*** Opening Dataset content ***

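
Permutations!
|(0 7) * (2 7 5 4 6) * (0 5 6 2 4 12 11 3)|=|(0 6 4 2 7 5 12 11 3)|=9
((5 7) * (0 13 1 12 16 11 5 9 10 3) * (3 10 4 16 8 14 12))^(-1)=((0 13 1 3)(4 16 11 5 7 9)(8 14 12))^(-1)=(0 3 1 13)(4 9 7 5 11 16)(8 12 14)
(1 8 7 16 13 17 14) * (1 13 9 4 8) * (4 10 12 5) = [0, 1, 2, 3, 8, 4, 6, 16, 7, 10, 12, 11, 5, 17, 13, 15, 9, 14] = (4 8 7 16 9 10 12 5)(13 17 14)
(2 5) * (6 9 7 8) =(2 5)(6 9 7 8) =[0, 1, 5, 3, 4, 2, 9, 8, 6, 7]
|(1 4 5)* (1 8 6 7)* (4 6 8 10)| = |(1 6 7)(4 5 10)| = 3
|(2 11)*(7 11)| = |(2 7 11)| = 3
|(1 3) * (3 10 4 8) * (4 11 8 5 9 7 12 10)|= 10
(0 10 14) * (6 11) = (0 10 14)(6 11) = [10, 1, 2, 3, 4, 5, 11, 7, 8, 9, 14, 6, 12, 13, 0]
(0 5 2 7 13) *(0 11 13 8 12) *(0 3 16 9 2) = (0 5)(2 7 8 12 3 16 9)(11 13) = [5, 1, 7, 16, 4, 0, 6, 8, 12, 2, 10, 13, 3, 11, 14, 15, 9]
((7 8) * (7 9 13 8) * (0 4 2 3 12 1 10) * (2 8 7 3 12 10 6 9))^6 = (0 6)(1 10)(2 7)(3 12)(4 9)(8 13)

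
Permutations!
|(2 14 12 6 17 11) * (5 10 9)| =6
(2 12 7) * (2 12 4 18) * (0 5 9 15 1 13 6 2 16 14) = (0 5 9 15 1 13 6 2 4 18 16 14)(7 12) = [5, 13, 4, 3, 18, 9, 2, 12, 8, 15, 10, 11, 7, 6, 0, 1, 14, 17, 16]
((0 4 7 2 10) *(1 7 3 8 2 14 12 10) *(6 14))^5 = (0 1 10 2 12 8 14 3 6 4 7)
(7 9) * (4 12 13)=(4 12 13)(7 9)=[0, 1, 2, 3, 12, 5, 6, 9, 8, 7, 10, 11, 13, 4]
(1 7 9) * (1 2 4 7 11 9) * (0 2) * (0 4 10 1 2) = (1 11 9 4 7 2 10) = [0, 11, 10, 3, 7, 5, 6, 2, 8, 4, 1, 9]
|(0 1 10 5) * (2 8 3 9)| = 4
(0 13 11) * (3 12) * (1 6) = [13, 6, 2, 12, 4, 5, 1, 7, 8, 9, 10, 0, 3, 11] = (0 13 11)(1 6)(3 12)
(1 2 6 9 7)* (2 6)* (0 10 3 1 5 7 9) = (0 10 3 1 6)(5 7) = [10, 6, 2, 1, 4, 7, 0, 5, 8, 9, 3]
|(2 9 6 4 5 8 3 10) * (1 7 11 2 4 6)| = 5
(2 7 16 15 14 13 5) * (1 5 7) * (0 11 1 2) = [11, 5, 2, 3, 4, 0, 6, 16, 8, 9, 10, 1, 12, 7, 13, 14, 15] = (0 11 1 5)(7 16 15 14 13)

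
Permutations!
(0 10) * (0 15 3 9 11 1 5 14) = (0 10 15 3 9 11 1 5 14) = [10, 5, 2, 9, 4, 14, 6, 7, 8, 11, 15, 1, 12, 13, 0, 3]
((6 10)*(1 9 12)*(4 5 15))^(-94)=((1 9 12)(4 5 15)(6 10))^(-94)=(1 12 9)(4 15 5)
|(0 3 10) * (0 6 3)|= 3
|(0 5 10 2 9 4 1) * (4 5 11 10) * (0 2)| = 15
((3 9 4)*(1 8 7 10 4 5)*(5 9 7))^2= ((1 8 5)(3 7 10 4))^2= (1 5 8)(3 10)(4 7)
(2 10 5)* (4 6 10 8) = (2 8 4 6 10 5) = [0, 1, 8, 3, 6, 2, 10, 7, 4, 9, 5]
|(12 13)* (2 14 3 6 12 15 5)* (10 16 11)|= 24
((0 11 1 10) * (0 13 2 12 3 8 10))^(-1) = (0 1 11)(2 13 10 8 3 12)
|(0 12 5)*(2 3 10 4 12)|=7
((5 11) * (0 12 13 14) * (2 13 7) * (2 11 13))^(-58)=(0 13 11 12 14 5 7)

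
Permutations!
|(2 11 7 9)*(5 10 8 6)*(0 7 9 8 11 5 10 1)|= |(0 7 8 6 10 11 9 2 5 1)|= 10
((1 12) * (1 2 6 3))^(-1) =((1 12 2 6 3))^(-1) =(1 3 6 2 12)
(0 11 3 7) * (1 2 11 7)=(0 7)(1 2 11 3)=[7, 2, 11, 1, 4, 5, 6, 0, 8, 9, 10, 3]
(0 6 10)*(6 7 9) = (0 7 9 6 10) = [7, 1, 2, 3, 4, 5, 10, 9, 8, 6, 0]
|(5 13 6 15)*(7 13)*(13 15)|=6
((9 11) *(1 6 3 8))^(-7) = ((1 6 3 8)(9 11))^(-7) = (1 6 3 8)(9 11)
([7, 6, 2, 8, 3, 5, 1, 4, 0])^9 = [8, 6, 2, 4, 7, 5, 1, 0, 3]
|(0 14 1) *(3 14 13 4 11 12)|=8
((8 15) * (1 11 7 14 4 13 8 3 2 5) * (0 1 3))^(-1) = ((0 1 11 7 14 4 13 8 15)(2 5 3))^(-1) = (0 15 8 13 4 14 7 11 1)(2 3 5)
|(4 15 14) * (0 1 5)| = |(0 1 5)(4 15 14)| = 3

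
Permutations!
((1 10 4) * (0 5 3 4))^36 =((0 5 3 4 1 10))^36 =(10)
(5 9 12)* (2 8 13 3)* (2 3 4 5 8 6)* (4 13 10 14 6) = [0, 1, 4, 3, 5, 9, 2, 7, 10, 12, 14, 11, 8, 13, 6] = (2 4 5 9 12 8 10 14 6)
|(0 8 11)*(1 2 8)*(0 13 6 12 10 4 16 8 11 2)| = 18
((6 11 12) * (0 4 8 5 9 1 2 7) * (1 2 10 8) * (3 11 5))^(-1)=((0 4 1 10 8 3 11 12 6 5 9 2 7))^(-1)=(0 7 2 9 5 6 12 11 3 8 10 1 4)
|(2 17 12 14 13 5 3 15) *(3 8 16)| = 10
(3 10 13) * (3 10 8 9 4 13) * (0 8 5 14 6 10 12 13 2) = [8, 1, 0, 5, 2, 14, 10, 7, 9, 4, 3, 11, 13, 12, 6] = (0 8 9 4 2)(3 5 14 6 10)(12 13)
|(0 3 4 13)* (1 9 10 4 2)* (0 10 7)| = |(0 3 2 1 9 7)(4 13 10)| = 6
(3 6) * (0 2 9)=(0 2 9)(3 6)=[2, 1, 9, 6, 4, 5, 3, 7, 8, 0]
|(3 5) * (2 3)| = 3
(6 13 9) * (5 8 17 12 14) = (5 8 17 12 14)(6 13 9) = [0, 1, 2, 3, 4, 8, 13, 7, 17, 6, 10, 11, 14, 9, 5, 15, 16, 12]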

*** Closing Dataset content ***

▸ Assignment
Write out the records. Leave nothing out and change nothing.

▸ Written answer
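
Permutations!
|(0 7) * (2 7 5 4 6) * (0 5 6 2 4 12 11 3)|=|(0 6 4 2 7 5 12 11 3)|=9
((5 7) * (0 13 1 12 16 11 5 9 10 3) * (3 10 4 16 8 14 12))^(-1)=((0 13 1 3)(4 16 11 5 7 9)(8 14 12))^(-1)=(0 3 1 13)(4 9 7 5 11 16)(8 12 14)
(1 8 7 16 13 17 14) * (1 13 9 4 8) * (4 10 12 5) = [0, 1, 2, 3, 8, 4, 6, 16, 7, 10, 12, 11, 5, 17, 13, 15, 9, 14] = (4 8 7 16 9 10 12 5)(13 17 14)
(2 5) * (6 9 7 8) =(2 5)(6 9 7 8) =[0, 1, 5, 3, 4, 2, 9, 8, 6, 7]
|(1 4 5)* (1 8 6 7)* (4 6 8 10)| = |(1 6 7)(4 5 10)| = 3
|(2 11)*(7 11)| = |(2 7 11)| = 3
|(1 3) * (3 10 4 8) * (4 11 8 5 9 7 12 10)|= 10
(0 10 14) * (6 11) = (0 10 14)(6 11) = [10, 1, 2, 3, 4, 5, 11, 7, 8, 9, 14, 6, 12, 13, 0]
(0 5 2 7 13) *(0 11 13 8 12) *(0 3 16 9 2) = (0 5)(2 7 8 12 3 16 9)(11 13) = [5, 1, 7, 16, 4, 0, 6, 8, 12, 2, 10, 13, 3, 11, 14, 15, 9]
((7 8) * (7 9 13 8) * (0 4 2 3 12 1 10) * (2 8 7 3 12 10 6 9))^6 = (0 6)(1 10)(2 7)(3 12)(4 9)(8 13)

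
Permutations!
|(2 14 12 6 17 11) * (5 10 9)| =6
(2 12 7) * (2 12 4 18) * (0 5 9 15 1 13 6 2 16 14) = (0 5 9 15 1 13 6 2 4 18 16 14)(7 12) = [5, 13, 4, 3, 18, 9, 2, 12, 8, 15, 10, 11, 7, 6, 0, 1, 14, 17, 16]
((0 4 7 2 10) *(1 7 3 8 2 14 12 10) *(6 14))^5 = (0 1 10 2 12 8 14 3 6 4 7)
(7 9) * (4 12 13)=(4 12 13)(7 9)=[0, 1, 2, 3, 12, 5, 6, 9, 8, 7, 10, 11, 13, 4]
(1 7 9) * (1 2 4 7 11 9) * (0 2) * (0 4 10 1 2) = (1 11 9 4 7 2 10) = [0, 11, 10, 3, 7, 5, 6, 2, 8, 4, 1, 9]
|(0 1 10 5) * (2 8 3 9)| = 4
(0 13 11) * (3 12) * (1 6) = [13, 6, 2, 12, 4, 5, 1, 7, 8, 9, 10, 0, 3, 11] = (0 13 11)(1 6)(3 12)
(1 2 6 9 7)* (2 6)* (0 10 3 1 5 7 9) = (0 10 3 1 6)(5 7) = [10, 6, 2, 1, 4, 7, 0, 5, 8, 9, 3]
|(2 9 6 4 5 8 3 10) * (1 7 11 2 4 6)| = 5
(2 7 16 15 14 13 5) * (1 5 7) * (0 11 1 2) = [11, 5, 2, 3, 4, 0, 6, 16, 8, 9, 10, 1, 12, 7, 13, 14, 15] = (0 11 1 5)(7 16 15 14 13)

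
Permutations!
(0 10) * (0 15 3 9 11 1 5 14) = (0 10 15 3 9 11 1 5 14) = [10, 5, 2, 9, 4, 14, 6, 7, 8, 11, 15, 1, 12, 13, 0, 3]
((6 10)*(1 9 12)*(4 5 15))^(-94)=((1 9 12)(4 5 15)(6 10))^(-94)=(1 12 9)(4 15 5)
|(0 3 10) * (0 6 3)|= 3
|(0 5 10 2 9 4 1) * (4 5 11 10) * (0 2)| = 15
((3 9 4)*(1 8 7 10 4 5)*(5 9 7))^2= ((1 8 5)(3 7 10 4))^2= (1 5 8)(3 10)(4 7)
(2 10 5)* (4 6 10 8) = (2 8 4 6 10 5) = [0, 1, 8, 3, 6, 2, 10, 7, 4, 9, 5]
|(12 13)* (2 14 3 6 12 15 5)* (10 16 11)|= 24
((0 11 1 10) * (0 13 2 12 3 8 10))^(-1) = (0 1 11)(2 13 10 8 3 12)
|(0 12 5)*(2 3 10 4 12)|=7
((5 11) * (0 12 13 14) * (2 13 7) * (2 11 13))^(-58)=(0 13 11 12 14 5 7)

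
Permutations!
|(2 11 7 9)*(5 10 8 6)*(0 7 9 8 11 5 10 1)|= |(0 7 8 6 10 11 9 2 5 1)|= 10
((1 12) * (1 2 6 3))^(-1) =((1 12 2 6 3))^(-1) =(1 3 6 2 12)
(0 11 3 7) * (1 2 11 7)=(0 7)(1 2 11 3)=[7, 2, 11, 1, 4, 5, 6, 0, 8, 9, 10, 3]
(0 6 10)*(6 7 9) = (0 7 9 6 10) = [7, 1, 2, 3, 4, 5, 10, 9, 8, 6, 0]
|(5 13 6 15)*(7 13)*(13 15)|=6
((9 11) *(1 6 3 8))^(-7) = ((1 6 3 8)(9 11))^(-7) = (1 6 3 8)(9 11)
([7, 6, 2, 8, 3, 5, 1, 4, 0])^9 = [8, 6, 2, 4, 7, 5, 1, 0, 3]
|(0 14 1) *(3 14 13 4 11 12)|=8
((8 15) * (1 11 7 14 4 13 8 3 2 5) * (0 1 3))^(-1) = ((0 1 11 7 14 4 13 8 15)(2 5 3))^(-1) = (0 15 8 13 4 14 7 11 1)(2 3 5)
|(4 15 14) * (0 1 5)| = |(0 1 5)(4 15 14)| = 3

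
Permutations!
((1 10 4) * (0 5 3 4))^36 =((0 5 3 4 1 10))^36 =(10)
(5 9 12)* (2 8 13 3)* (2 3 4 5 8 6)* (4 13 10 14 6) = [0, 1, 4, 3, 5, 9, 2, 7, 10, 12, 14, 11, 8, 13, 6] = (2 4 5 9 12 8 10 14 6)
|(0 8 11)*(1 2 8)*(0 13 6 12 10 4 16 8 11 2)| = 18
((6 11 12) * (0 4 8 5 9 1 2 7) * (1 2 10 8) * (3 11 5))^(-1)=((0 4 1 10 8 3 11 12 6 5 9 2 7))^(-1)=(0 7 2 9 5 6 12 11 3 8 10 1 4)
|(2 17 12 14 13 5 3 15) *(3 8 16)| = 10
(3 10 13) * (3 10 8 9 4 13) * (0 8 5 14 6 10 12 13 2) = [8, 1, 0, 5, 2, 14, 10, 7, 9, 4, 3, 11, 13, 12, 6] = (0 8 9 4 2)(3 5 14 6 10)(12 13)
|(0 3 4 13)* (1 9 10 4 2)* (0 10 7)| = |(0 3 2 1 9 7)(4 13 10)| = 6
(3 6) * (0 2 9)=(0 2 9)(3 6)=[2, 1, 9, 6, 4, 5, 3, 7, 8, 0]
|(3 5) * (2 3)| = 3
(6 13 9) * (5 8 17 12 14) = (5 8 17 12 14)(6 13 9) = [0, 1, 2, 3, 4, 8, 13, 7, 17, 6, 10, 11, 14, 9, 5, 15, 16, 12]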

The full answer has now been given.